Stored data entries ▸
▼▼▼

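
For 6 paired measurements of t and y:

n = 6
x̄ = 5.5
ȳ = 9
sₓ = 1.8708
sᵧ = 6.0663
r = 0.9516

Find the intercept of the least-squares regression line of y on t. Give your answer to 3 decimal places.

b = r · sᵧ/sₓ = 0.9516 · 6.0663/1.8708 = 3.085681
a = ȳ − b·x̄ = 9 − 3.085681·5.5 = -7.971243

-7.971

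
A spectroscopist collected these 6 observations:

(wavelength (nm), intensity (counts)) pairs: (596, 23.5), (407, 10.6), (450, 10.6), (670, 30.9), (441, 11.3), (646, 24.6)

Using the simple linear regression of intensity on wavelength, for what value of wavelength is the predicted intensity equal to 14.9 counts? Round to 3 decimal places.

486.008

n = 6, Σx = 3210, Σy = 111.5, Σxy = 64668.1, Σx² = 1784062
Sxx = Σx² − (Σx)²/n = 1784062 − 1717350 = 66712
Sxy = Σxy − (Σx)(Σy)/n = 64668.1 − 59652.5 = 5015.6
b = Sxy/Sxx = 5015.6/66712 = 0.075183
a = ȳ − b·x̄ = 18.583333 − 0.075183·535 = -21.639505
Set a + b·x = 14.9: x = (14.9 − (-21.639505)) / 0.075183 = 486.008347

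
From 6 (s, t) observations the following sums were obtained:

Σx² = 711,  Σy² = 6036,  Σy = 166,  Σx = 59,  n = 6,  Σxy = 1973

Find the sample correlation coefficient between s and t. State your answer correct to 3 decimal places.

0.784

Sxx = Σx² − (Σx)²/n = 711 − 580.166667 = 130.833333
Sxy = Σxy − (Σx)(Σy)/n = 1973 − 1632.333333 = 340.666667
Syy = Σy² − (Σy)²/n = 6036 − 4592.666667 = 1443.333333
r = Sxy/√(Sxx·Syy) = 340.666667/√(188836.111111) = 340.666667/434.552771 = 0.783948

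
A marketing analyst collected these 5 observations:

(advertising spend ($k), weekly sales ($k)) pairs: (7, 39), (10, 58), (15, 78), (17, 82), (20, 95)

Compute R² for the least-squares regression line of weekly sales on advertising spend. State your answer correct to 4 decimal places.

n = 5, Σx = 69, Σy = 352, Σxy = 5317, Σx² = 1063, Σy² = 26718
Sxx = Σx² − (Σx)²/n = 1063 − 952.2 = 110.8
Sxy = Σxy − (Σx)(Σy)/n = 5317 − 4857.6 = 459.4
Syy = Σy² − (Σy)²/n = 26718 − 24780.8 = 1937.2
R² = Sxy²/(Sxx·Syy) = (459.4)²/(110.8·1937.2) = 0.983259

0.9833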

▲▲▲
▼▼▼

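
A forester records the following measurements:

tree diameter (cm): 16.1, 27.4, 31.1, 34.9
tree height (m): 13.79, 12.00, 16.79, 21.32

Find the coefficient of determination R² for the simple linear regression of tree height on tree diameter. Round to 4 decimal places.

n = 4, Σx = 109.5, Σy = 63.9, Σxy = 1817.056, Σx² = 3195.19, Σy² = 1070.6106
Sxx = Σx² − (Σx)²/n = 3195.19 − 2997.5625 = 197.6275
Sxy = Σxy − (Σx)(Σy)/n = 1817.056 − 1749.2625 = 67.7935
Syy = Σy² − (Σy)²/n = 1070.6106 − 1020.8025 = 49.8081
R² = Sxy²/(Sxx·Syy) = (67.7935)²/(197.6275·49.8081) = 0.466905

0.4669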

▲▲▲

What this task involves ▸ A verbatim transcription is needed of the lines above, starting at the line with "sᵧ = 6.0663" and ending at the line with "(wavelength (nm), intensity", both included, and of nothing else.

Result of this task ▸
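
sᵧ = 6.0663
r = 0.9516

Find the intercept of the least-squares regression line of y on t. Give your answer to 3 decimal places.

b = r · sᵧ/sₓ = 0.9516 · 6.0663/1.8708 = 3.085681
a = ȳ − b·x̄ = 9 − 3.085681·5.5 = -7.971243

-7.971

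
A spectroscopist collected these 6 observations:

(wavelength (nm), intensity (counts)) pairs: (596, 23.5), (407, 10.6), (450, 10.6), (670, 30.9), (441, 11.3), (646, 24.6)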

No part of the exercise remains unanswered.